Stored data entries
+ + + +

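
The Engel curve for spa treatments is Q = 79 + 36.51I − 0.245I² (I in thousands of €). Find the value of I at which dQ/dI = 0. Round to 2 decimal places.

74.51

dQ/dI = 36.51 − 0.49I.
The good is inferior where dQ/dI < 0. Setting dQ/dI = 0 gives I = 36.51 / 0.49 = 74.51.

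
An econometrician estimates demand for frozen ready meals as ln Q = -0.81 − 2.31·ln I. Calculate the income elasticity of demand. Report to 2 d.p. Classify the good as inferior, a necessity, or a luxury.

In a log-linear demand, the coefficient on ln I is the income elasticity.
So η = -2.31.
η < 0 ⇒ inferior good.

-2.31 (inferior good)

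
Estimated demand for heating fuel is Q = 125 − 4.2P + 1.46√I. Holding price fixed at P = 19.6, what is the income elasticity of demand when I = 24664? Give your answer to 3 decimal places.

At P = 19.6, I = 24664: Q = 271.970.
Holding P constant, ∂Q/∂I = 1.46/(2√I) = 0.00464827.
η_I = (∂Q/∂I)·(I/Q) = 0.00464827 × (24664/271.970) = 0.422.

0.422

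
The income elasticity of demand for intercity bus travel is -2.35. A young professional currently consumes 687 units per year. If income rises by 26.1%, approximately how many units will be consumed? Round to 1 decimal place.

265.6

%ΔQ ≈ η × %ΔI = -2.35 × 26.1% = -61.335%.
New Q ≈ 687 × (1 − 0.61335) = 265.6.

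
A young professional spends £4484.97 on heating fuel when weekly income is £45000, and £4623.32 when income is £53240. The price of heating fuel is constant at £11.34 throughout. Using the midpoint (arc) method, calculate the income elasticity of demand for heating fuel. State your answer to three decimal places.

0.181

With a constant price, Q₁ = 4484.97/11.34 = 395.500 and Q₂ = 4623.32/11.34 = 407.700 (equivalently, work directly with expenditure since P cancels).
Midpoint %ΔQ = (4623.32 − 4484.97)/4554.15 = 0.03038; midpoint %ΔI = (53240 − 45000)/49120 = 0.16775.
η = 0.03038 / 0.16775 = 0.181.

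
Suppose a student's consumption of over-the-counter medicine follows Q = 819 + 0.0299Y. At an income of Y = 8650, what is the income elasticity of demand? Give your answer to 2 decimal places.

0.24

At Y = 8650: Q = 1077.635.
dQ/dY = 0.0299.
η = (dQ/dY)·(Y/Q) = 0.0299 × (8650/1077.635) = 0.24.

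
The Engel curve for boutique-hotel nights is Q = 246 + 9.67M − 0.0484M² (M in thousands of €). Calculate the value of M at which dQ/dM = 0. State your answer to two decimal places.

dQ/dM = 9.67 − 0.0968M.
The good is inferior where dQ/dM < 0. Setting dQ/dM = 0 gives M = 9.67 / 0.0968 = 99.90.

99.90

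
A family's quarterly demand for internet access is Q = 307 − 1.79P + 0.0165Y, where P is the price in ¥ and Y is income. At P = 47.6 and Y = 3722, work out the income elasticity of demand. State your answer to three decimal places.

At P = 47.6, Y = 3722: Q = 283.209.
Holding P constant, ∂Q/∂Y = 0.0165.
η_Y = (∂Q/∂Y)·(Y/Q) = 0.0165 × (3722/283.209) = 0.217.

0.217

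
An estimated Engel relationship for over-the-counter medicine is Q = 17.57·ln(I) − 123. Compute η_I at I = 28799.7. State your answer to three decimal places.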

+ + + +

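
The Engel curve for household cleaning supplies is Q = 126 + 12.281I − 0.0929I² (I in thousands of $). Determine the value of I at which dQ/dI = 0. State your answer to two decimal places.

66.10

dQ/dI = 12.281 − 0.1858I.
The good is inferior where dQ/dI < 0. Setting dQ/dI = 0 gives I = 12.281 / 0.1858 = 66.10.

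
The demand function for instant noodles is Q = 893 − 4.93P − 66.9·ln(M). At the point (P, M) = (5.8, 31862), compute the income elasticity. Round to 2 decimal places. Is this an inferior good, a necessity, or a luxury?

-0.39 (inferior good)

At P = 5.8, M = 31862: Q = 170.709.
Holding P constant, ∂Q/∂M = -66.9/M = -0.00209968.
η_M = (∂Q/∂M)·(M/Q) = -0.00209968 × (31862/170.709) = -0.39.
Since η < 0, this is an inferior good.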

+ + + +

What to do
Begin with the line above that has "The Engel curve for boutique-hotel" and continue through the line that has "An estimated Engel", setting each one down exactly. Stop there.

Your solution
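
The Engel curve for boutique-hotel nights is Q = 246 + 9.67M − 0.0484M² (M in thousands of €). Calculate the value of M at which dQ/dM = 0. State your answer to two decimal places.

dQ/dM = 9.67 − 0.0968M.
The good is inferior where dQ/dM < 0. Setting dQ/dM = 0 gives M = 9.67 / 0.0968 = 99.90.

99.90

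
A family's quarterly demand for internet access is Q = 307 − 1.79P + 0.0165Y, where P is the price in ¥ and Y is income. At P = 47.6 and Y = 3722, work out the income elasticity of demand. State your answer to three decimal places.

At P = 47.6, Y = 3722: Q = 283.209.
Holding P constant, ∂Q/∂Y = 0.0165.
η_Y = (∂Q/∂Y)·(Y/Q) = 0.0165 × (3722/283.209) = 0.217.

0.217

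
An estimated Engel relationship for over-the-counter medicine is Q = 17.57·ln(I) − 123. Compute η_I at I = 28799.7. State your answer to three decimal places.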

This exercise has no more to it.